WHAT NEEDS TO BE DONE — For this exercise, print all of the data exactly as given.

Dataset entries
- - -

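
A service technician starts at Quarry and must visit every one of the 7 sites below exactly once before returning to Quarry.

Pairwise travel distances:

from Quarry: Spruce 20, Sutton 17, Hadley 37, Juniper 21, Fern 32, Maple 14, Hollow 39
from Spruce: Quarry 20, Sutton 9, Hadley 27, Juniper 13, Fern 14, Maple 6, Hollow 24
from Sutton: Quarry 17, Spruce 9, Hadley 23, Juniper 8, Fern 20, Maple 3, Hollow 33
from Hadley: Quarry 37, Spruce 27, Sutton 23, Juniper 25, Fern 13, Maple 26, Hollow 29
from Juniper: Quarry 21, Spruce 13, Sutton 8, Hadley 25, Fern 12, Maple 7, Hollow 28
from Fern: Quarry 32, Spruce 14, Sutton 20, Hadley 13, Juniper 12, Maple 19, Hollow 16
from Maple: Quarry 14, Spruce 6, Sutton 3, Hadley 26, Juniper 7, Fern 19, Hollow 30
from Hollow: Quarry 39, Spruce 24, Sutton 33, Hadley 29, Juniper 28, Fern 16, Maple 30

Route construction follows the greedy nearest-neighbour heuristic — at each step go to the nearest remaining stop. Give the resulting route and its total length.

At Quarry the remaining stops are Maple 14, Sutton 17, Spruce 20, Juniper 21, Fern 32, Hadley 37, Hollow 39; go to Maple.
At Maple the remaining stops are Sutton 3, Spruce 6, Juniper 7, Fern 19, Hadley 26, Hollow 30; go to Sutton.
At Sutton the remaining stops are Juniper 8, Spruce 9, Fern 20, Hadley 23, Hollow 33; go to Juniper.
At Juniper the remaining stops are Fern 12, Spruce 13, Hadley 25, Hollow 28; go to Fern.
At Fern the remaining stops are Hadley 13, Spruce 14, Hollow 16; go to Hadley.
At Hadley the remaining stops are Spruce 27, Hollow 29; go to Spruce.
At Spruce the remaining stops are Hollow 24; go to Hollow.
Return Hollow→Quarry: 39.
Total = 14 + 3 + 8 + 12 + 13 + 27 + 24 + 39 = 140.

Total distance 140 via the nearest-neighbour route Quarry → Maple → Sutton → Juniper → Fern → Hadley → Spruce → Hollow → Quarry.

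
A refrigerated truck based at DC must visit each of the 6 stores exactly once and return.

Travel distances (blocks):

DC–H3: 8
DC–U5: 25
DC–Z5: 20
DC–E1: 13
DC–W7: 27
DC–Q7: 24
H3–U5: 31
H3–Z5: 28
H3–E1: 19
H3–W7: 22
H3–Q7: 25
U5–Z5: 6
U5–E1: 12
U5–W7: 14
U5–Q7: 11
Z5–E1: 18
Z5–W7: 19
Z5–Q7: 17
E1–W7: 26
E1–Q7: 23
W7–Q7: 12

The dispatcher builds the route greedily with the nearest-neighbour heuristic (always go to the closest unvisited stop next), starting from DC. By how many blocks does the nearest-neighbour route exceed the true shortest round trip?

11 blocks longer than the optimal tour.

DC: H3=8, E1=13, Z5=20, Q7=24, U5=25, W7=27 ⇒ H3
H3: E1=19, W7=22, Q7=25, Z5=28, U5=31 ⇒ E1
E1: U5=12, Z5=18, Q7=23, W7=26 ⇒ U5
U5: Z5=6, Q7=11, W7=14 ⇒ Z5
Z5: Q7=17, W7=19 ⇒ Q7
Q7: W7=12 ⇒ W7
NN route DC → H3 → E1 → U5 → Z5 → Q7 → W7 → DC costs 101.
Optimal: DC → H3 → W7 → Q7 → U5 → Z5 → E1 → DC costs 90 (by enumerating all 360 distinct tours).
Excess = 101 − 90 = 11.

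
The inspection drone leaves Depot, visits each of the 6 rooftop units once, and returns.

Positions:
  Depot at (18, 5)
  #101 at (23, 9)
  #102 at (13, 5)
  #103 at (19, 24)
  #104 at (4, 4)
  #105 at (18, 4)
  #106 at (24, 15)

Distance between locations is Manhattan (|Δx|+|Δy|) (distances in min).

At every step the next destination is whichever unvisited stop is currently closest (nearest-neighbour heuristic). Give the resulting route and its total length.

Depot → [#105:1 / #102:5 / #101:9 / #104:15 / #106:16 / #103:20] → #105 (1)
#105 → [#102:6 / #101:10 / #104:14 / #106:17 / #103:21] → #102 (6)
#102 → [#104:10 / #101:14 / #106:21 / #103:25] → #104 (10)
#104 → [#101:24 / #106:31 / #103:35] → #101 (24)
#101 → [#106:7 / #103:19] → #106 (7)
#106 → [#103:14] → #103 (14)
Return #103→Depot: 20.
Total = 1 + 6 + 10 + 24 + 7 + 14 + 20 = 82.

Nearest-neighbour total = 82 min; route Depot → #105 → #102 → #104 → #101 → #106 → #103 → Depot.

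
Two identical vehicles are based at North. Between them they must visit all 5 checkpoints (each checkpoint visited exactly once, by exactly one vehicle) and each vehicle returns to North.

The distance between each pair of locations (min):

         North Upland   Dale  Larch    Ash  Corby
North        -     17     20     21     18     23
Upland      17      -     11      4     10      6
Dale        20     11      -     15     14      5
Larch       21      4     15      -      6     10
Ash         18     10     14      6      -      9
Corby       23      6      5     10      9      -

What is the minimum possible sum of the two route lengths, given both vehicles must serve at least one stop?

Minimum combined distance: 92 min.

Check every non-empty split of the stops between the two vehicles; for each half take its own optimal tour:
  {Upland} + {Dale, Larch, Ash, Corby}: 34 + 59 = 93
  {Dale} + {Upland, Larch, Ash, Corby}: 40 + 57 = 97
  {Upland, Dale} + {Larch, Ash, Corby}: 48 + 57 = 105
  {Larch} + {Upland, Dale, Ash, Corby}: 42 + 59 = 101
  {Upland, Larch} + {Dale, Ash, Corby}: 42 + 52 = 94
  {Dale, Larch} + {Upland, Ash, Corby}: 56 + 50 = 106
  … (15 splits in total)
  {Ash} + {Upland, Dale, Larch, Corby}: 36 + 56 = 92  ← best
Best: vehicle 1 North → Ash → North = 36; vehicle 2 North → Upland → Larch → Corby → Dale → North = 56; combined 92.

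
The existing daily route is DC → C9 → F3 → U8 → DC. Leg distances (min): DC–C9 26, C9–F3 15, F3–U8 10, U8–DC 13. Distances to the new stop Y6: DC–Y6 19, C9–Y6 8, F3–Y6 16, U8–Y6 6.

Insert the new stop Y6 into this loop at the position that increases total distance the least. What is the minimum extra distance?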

- - -

COMPLETED EXERCISE —
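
A service technician starts at Quarry and must visit every one of the 7 sites below exactly once before returning to Quarry.

Pairwise travel distances:

from Quarry: Spruce 20, Sutton 17, Hadley 37, Juniper 21, Fern 32, Maple 14, Hollow 39
from Spruce: Quarry 20, Sutton 9, Hadley 27, Juniper 13, Fern 14, Maple 6, Hollow 24
from Sutton: Quarry 17, Spruce 9, Hadley 23, Juniper 8, Fern 20, Maple 3, Hollow 33
from Hadley: Quarry 37, Spruce 27, Sutton 23, Juniper 25, Fern 13, Maple 26, Hollow 29
from Juniper: Quarry 21, Spruce 13, Sutton 8, Hadley 25, Fern 12, Maple 7, Hollow 28
from Fern: Quarry 32, Spruce 14, Sutton 20, Hadley 13, Juniper 12, Maple 19, Hollow 16
from Maple: Quarry 14, Spruce 6, Sutton 3, Hadley 26, Juniper 7, Fern 19, Hollow 30
from Hollow: Quarry 39, Spruce 24, Sutton 33, Hadley 29, Juniper 28, Fern 16, Maple 30

Route construction follows the greedy nearest-neighbour heuristic — at each step go to the nearest remaining stop. Give the resulting route and its total length.

At Quarry the remaining stops are Maple 14, Sutton 17, Spruce 20, Juniper 21, Fern 32, Hadley 37, Hollow 39; go to Maple.
At Maple the remaining stops are Sutton 3, Spruce 6, Juniper 7, Fern 19, Hadley 26, Hollow 30; go to Sutton.
At Sutton the remaining stops are Juniper 8, Spruce 9, Fern 20, Hadley 23, Hollow 33; go to Juniper.
At Juniper the remaining stops are Fern 12, Spruce 13, Hadley 25, Hollow 28; go to Fern.
At Fern the remaining stops are Hadley 13, Spruce 14, Hollow 16; go to Hadley.
At Hadley the remaining stops are Spruce 27, Hollow 29; go to Spruce.
At Spruce the remaining stops are Hollow 24; go to Hollow.
Return Hollow→Quarry: 39.
Total = 14 + 3 + 8 + 12 + 13 + 27 + 24 + 39 = 140.

Total distance 140 via the nearest-neighbour route Quarry → Maple → Sutton → Juniper → Fern → Hadley → Spruce → Hollow → Quarry.

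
A refrigerated truck based at DC must visit each of the 6 stores exactly once and return.

Travel distances (blocks):

DC–H3: 8
DC–U5: 25
DC–Z5: 20
DC–E1: 13
DC–W7: 27
DC–Q7: 24
H3–U5: 31
H3–Z5: 28
H3–E1: 19
H3–W7: 22
H3–Q7: 25
U5–Z5: 6
U5–E1: 12
U5–W7: 14
U5–Q7: 11
Z5–E1: 18
Z5–W7: 19
Z5–Q7: 17
E1–W7: 26
E1–Q7: 23
W7–Q7: 12

The dispatcher builds the route greedily with the nearest-neighbour heuristic (always go to the closest unvisited stop next), starting from DC. By how many blocks does the nearest-neighbour route exceed the true shortest round trip?

11 blocks longer than the optimal tour.

DC: H3=8, E1=13, Z5=20, Q7=24, U5=25, W7=27 ⇒ H3
H3: E1=19, W7=22, Q7=25, Z5=28, U5=31 ⇒ E1
E1: U5=12, Z5=18, Q7=23, W7=26 ⇒ U5
U5: Z5=6, Q7=11, W7=14 ⇒ Z5
Z5: Q7=17, W7=19 ⇒ Q7
Q7: W7=12 ⇒ W7
NN route DC → H3 → E1 → U5 → Z5 → Q7 → W7 → DC costs 101.
Optimal: DC → H3 → W7 → Q7 → U5 → Z5 → E1 → DC costs 90 (by enumerating all 360 distinct tours).
Excess = 101 − 90 = 11.

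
The inspection drone leaves Depot, visits each of the 6 rooftop units once, and returns.

Positions:
  Depot at (18, 5)
  #101 at (23, 9)
  #102 at (13, 5)
  #103 at (19, 24)
  #104 at (4, 4)
  #105 at (18, 4)
  #106 at (24, 15)

Distance between locations is Manhattan (|Δx|+|Δy|) (distances in min).

At every step the next destination is whichever unvisited stop is currently closest (nearest-neighbour heuristic). Give the resulting route and its total length.

Depot → [#105:1 / #102:5 / #101:9 / #104:15 / #106:16 / #103:20] → #105 (1)
#105 → [#102:6 / #101:10 / #104:14 / #106:17 / #103:21] → #102 (6)
#102 → [#104:10 / #101:14 / #106:21 / #103:25] → #104 (10)
#104 → [#101:24 / #106:31 / #103:35] → #101 (24)
#101 → [#106:7 / #103:19] → #106 (7)
#106 → [#103:14] → #103 (14)
Return #103→Depot: 20.
Total = 1 + 6 + 10 + 24 + 7 + 14 + 20 = 82.

Nearest-neighbour total = 82 min; route Depot → #105 → #102 → #104 → #101 → #106 → #103 → Depot.

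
Two identical vehicles are based at North. Between them they must visit all 5 checkpoints (each checkpoint visited exactly once, by exactly one vehicle) and each vehicle returns to North.

The distance between each pair of locations (min):

         North Upland   Dale  Larch    Ash  Corby
North        -     17     20     21     18     23
Upland      17      -     11      4     10      6
Dale        20     11      -     15     14      5
Larch       21      4     15      -      6     10
Ash         18     10     14      6      -      9
Corby       23      6      5     10      9      -

What is the minimum possible sum of the two route lengths, given both vehicles must serve at least one stop?

Minimum combined distance: 92 min.

Check every non-empty split of the stops between the two vehicles; for each half take its own optimal tour:
  {Upland} + {Dale, Larch, Ash, Corby}: 34 + 59 = 93
  {Dale} + {Upland, Larch, Ash, Corby}: 40 + 57 = 97
  {Upland, Dale} + {Larch, Ash, Corby}: 48 + 57 = 105
  {Larch} + {Upland, Dale, Ash, Corby}: 42 + 59 = 101
  {Upland, Larch} + {Dale, Ash, Corby}: 42 + 52 = 94
  {Dale, Larch} + {Upland, Ash, Corby}: 56 + 50 = 106
  … (15 splits in total)
  {Ash} + {Upland, Dale, Larch, Corby}: 36 + 56 = 92  ← best
Best: vehicle 1 North → Ash → North = 36; vehicle 2 North → Upland → Larch → Corby → Dale → North = 56; combined 92.

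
The existing daily route is DC → C9 → F3 → U8 → DC. Leg distances (min): DC–C9 26, C9–F3 15, F3–U8 10, U8–DC 13. Distances to the new stop Y6: DC–Y6 19, C9–Y6 8, F3–Y6 16, U8–Y6 6.

Insert the new stop Y6 into this loop at the position that increases total distance the least. What is the minimum extra distance?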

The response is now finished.